ASSIGNMENT:
Set down every entry once more, exactly as it appears.
── RECORDS FOR THIS TASK ──
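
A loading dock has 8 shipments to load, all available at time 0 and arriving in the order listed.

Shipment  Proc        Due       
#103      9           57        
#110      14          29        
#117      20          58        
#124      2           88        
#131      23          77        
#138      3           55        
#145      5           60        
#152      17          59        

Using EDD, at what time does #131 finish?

91

EDD (increasing due date): #110 #138 #103 #117 #152 #145 #131 #124.
#110: 0→14
#138: 14→17
#103: 17→26
#117: 26→46
#152: 46→63
#145: 63→68
#131: 68→91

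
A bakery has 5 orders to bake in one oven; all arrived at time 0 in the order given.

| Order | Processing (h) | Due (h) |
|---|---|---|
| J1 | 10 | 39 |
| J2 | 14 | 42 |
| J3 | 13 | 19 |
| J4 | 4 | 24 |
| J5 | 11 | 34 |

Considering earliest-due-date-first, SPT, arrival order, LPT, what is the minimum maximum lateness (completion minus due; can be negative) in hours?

10

EDD (increasing due date): J3 J4 J5 J1 J2.
J3: 0→13, due 19, lateness -6
J4: 13→17, due 24, lateness -7
J5: 17→28, due 34, lateness -6
J1: 28→38, due 39, lateness -1
J2: 38→52, due 42, lateness 10
Maximum = 10.
SPT (increasing processing time): J4 J1 J5 J3 J2.
J4: 0→4, due 24, lateness -20
J1: 4→14, due 39, lateness -25
J5: 14→25, due 34, lateness -9
J3: 25→38, due 19, lateness 19
J2: 38→52, due 42, lateness 10
Maximum = 19.
FIFO (arrival order): J1 J2 J3 J4 J5.
J1: 0→10, due 39, lateness -29
J2: 10→24, due 42, lateness -18
J3: 24→37, due 19, lateness 18
J4: 37→41, due 24, lateness 17
J5: 41→52, due 34, lateness 18
Maximum = 18.
LPT (decreasing processing time): J2 J3 J5 J1 J4.
J2: 0→14, due 42, lateness -28
J3: 14→27, due 19, lateness 8
J5: 27→38, due 34, lateness 4
J1: 38→48, due 39, lateness 9
J4: 48→52, due 24, lateness 28
Maximum = 28.
EDD 10, SPT 19, FIFO 18, LPT 28 → minimum 10.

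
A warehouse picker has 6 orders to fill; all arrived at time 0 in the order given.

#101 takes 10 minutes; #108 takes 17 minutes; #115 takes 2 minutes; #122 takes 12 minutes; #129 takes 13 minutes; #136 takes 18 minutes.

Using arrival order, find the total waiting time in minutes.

161

FIFO (arrival order): #101 #108 #115 #122 #129 #136.
#101: waits 0, runs 0→10
#108: waits 10, runs 10→27
#115: waits 27, runs 27→29
#122: waits 29, runs 29→41
#129: waits 41, runs 41→54
#136: waits 54, runs 54→72
Sum = 0+10+27+29+41+54 = 161.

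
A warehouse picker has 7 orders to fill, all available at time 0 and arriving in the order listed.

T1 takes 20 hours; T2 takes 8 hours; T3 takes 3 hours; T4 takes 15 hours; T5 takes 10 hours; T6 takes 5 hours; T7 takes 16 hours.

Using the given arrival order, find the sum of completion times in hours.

319

FIFO (arrival order): T1 T2 T3 T4 T5 T6 T7.
T1: 0→20
T2: 20→28
T3: 28→31
T4: 31→46
T5: 46→56
T6: 56→61
T7: 61→77
Sum = 20+28+31+46+56+61+77 = 319.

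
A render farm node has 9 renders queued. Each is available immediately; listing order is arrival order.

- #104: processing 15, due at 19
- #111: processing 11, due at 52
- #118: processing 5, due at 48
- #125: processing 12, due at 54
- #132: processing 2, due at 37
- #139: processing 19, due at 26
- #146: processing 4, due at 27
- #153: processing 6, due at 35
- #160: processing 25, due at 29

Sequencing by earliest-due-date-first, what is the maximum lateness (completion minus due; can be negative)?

45

EDD (increasing due date): #104 #139 #146 #160 #153 #132 #118 #111 #125.
#104: 0→15, due 19, lateness -4
#139: 15→34, due 26, lateness 8
#146: 34→38, due 27, lateness 11
#160: 38→63, due 29, lateness 34
#153: 63→69, due 35, lateness 34
#132: 69→71, due 37, lateness 34
#118: 71→76, due 48, lateness 28
#111: 76→87, due 52, lateness 35
#125: 87→99, due 54, lateness 45
Maximum = 45.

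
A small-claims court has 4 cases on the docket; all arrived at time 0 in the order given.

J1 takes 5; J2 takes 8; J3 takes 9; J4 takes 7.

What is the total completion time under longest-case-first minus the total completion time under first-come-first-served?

LPT (decreasing processing time): J3 J2 J4 J1.
J3: 0→9
J2: 9→17
J4: 17→24
J1: 24→29
Sum = 9+17+24+29 = 79.
FIFO (arrival order): J1 J2 J3 J4.
J1: 0→5
J2: 5→13
J3: 13→22
J4: 22→29
Sum = 5+13+22+29 = 69.
Difference = 79 − 69 = 10.

10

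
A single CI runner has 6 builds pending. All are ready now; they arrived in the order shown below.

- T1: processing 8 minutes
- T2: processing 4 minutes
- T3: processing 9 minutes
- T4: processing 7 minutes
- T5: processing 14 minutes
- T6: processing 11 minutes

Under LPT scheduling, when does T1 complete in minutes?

42

LPT (decreasing processing time): T5 T6 T3 T1 T4 T2.
T5: 0→14
T6: 14→25
T3: 25→34
T1: 34→42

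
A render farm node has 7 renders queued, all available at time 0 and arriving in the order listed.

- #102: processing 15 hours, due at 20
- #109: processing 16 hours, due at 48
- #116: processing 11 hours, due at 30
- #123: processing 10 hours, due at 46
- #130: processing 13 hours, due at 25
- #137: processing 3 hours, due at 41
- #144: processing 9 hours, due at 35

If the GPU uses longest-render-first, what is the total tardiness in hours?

149

LPT (decreasing processing time): #109 #102 #130 #116 #123 #144 #137.
#109: 0→16, due 48, tardiness 0
#102: 16→31, due 20, tardiness 11
#130: 31→44, due 25, tardiness 19
#116: 44→55, due 30, tardiness 25
#123: 55→65, due 46, tardiness 19
#144: 65→74, due 35, tardiness 39
#137: 74→77, due 41, tardiness 36
Sum = 0+11+19+25+19+39+36 = 149.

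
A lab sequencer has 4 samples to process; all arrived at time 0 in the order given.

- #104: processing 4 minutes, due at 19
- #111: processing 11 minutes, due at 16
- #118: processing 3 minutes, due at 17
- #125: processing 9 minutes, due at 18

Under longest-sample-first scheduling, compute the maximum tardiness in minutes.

LPT (decreasing processing time): #111 #125 #104 #118.
#111: 0→11, due 16, tardiness 0
#125: 11→20, due 18, tardiness 2
#104: 20→24, due 19, tardiness 5
#118: 24→27, due 17, tardiness 10
Maximum = 10.

10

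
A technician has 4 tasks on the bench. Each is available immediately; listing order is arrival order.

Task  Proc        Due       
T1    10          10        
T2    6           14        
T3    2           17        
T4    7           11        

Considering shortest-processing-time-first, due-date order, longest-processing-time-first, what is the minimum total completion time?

SPT (increasing processing time): T3 T2 T4 T1.
T3: 0→2
T2: 2→8
T4: 8→15
T1: 15→25
Sum = 2+8+15+25 = 50.
EDD (increasing due date): T1 T4 T2 T3.
T1: 0→10
T4: 10→17
T2: 17→23
T3: 23→25
Sum = 10+17+23+25 = 75.
LPT (decreasing processing time): T1 T4 T2 T3.
T1: 0→10
T4: 10→17
T2: 17→23
T3: 23→25
Sum = 10+17+23+25 = 75.
SPT 50, EDD 75, LPT 75 → minimum 50.

50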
───
RESPONSE TO THIS TASK:
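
A loading dock has 8 shipments to load, all available at time 0 and arriving in the order listed.

Shipment  Proc        Due       
#103      9           57        
#110      14          29        
#117      20          58        
#124      2           88        
#131      23          77        
#138      3           55        
#145      5           60        
#152      17          59        

Using EDD, at what time does #131 finish?

91

EDD (increasing due date): #110 #138 #103 #117 #152 #145 #131 #124.
#110: 0→14
#138: 14→17
#103: 17→26
#117: 26→46
#152: 46→63
#145: 63→68
#131: 68→91

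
A bakery has 5 orders to bake in one oven; all arrived at time 0 in the order given.

| Order | Processing (h) | Due (h) |
|---|---|---|
| J1 | 10 | 39 |
| J2 | 14 | 42 |
| J3 | 13 | 19 |
| J4 | 4 | 24 |
| J5 | 11 | 34 |

Considering earliest-due-date-first, SPT, arrival order, LPT, what is the minimum maximum lateness (completion minus due; can be negative) in hours?

10

EDD (increasing due date): J3 J4 J5 J1 J2.
J3: 0→13, due 19, lateness -6
J4: 13→17, due 24, lateness -7
J5: 17→28, due 34, lateness -6
J1: 28→38, due 39, lateness -1
J2: 38→52, due 42, lateness 10
Maximum = 10.
SPT (increasing processing time): J4 J1 J5 J3 J2.
J4: 0→4, due 24, lateness -20
J1: 4→14, due 39, lateness -25
J5: 14→25, due 34, lateness -9
J3: 25→38, due 19, lateness 19
J2: 38→52, due 42, lateness 10
Maximum = 19.
FIFO (arrival order): J1 J2 J3 J4 J5.
J1: 0→10, due 39, lateness -29
J2: 10→24, due 42, lateness -18
J3: 24→37, due 19, lateness 18
J4: 37→41, due 24, lateness 17
J5: 41→52, due 34, lateness 18
Maximum = 18.
LPT (decreasing processing time): J2 J3 J5 J1 J4.
J2: 0→14, due 42, lateness -28
J3: 14→27, due 19, lateness 8
J5: 27→38, due 34, lateness 4
J1: 38→48, due 39, lateness 9
J4: 48→52, due 24, lateness 28
Maximum = 28.
EDD 10, SPT 19, FIFO 18, LPT 28 → minimum 10.

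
A warehouse picker has 6 orders to fill; all arrived at time 0 in the order given.

#101 takes 10 minutes; #108 takes 17 minutes; #115 takes 2 minutes; #122 takes 12 minutes; #129 takes 13 minutes; #136 takes 18 minutes.

Using arrival order, find the total waiting time in minutes.

161

FIFO (arrival order): #101 #108 #115 #122 #129 #136.
#101: waits 0, runs 0→10
#108: waits 10, runs 10→27
#115: waits 27, runs 27→29
#122: waits 29, runs 29→41
#129: waits 41, runs 41→54
#136: waits 54, runs 54→72
Sum = 0+10+27+29+41+54 = 161.

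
A warehouse picker has 7 orders to fill, all available at time 0 and arriving in the order listed.

T1 takes 20 hours; T2 takes 8 hours; T3 takes 3 hours; T4 takes 15 hours; T5 takes 10 hours; T6 takes 5 hours; T7 takes 16 hours.

Using the given arrival order, find the sum of completion times in hours.

319

FIFO (arrival order): T1 T2 T3 T4 T5 T6 T7.
T1: 0→20
T2: 20→28
T3: 28→31
T4: 31→46
T5: 46→56
T6: 56→61
T7: 61→77
Sum = 20+28+31+46+56+61+77 = 319.

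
A render farm node has 9 renders queued. Each is available immediately; listing order is arrival order.

- #104: processing 15, due at 19
- #111: processing 11, due at 52
- #118: processing 5, due at 48
- #125: processing 12, due at 54
- #132: processing 2, due at 37
- #139: processing 19, due at 26
- #146: processing 4, due at 27
- #153: processing 6, due at 35
- #160: processing 25, due at 29

Sequencing by earliest-due-date-first, what is the maximum lateness (completion minus due; can be negative)?

45

EDD (increasing due date): #104 #139 #146 #160 #153 #132 #118 #111 #125.
#104: 0→15, due 19, lateness -4
#139: 15→34, due 26, lateness 8
#146: 34→38, due 27, lateness 11
#160: 38→63, due 29, lateness 34
#153: 63→69, due 35, lateness 34
#132: 69→71, due 37, lateness 34
#118: 71→76, due 48, lateness 28
#111: 76→87, due 52, lateness 35
#125: 87→99, due 54, lateness 45
Maximum = 45.

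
A small-claims court has 4 cases on the docket; all arrived at time 0 in the order given.

J1 takes 5; J2 takes 8; J3 takes 9; J4 takes 7.

What is the total completion time under longest-case-first minus the total completion time under first-come-first-served?

LPT (decreasing processing time): J3 J2 J4 J1.
J3: 0→9
J2: 9→17
J4: 17→24
J1: 24→29
Sum = 9+17+24+29 = 79.
FIFO (arrival order): J1 J2 J3 J4.
J1: 0→5
J2: 5→13
J3: 13→22
J4: 22→29
Sum = 5+13+22+29 = 69.
Difference = 79 − 69 = 10.

10

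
A single CI runner has 6 builds pending. All are ready now; they arrived in the order shown below.

- T1: processing 8 minutes
- T2: processing 4 minutes
- T3: processing 9 minutes
- T4: processing 7 minutes
- T5: processing 14 minutes
- T6: processing 11 minutes

Under LPT scheduling, when does T1 complete in minutes?

42

LPT (decreasing processing time): T5 T6 T3 T1 T4 T2.
T5: 0→14
T6: 14→25
T3: 25→34
T1: 34→42

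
A render farm node has 7 renders queued, all available at time 0 and arriving in the order listed.

- #102: processing 15 hours, due at 20
- #109: processing 16 hours, due at 48
- #116: processing 11 hours, due at 30
- #123: processing 10 hours, due at 46
- #130: processing 13 hours, due at 25
- #137: processing 3 hours, due at 41
- #144: processing 9 hours, due at 35

If the GPU uses longest-render-first, what is the total tardiness in hours?

149

LPT (decreasing processing time): #109 #102 #130 #116 #123 #144 #137.
#109: 0→16, due 48, tardiness 0
#102: 16→31, due 20, tardiness 11
#130: 31→44, due 25, tardiness 19
#116: 44→55, due 30, tardiness 25
#123: 55→65, due 46, tardiness 19
#144: 65→74, due 35, tardiness 39
#137: 74→77, due 41, tardiness 36
Sum = 0+11+19+25+19+39+36 = 149.

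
A lab sequencer has 4 samples to process; all arrived at time 0 in the order given.

- #104: processing 4 minutes, due at 19
- #111: processing 11 minutes, due at 16
- #118: processing 3 minutes, due at 17
- #125: processing 9 minutes, due at 18

Under longest-sample-first scheduling, compute the maximum tardiness in minutes.

LPT (decreasing processing time): #111 #125 #104 #118.
#111: 0→11, due 16, tardiness 0
#125: 11→20, due 18, tardiness 2
#104: 20→24, due 19, tardiness 5
#118: 24→27, due 17, tardiness 10
Maximum = 10.

10

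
A technician has 4 tasks on the bench. Each is available immediately; listing order is arrival order.

Task  Proc        Due       
T1    10          10        
T2    6           14        
T3    2           17        
T4    7           11        

Considering shortest-processing-time-first, due-date order, longest-processing-time-first, what is the minimum total completion time?

SPT (increasing processing time): T3 T2 T4 T1.
T3: 0→2
T2: 2→8
T4: 8→15
T1: 15→25
Sum = 2+8+15+25 = 50.
EDD (increasing due date): T1 T4 T2 T3.
T1: 0→10
T4: 10→17
T2: 17→23
T3: 23→25
Sum = 10+17+23+25 = 75.
LPT (decreasing processing time): T1 T4 T2 T3.
T1: 0→10
T4: 10→17
T2: 17→23
T3: 23→25
Sum = 10+17+23+25 = 75.
SPT 50, EDD 75, LPT 75 → minimum 50.

50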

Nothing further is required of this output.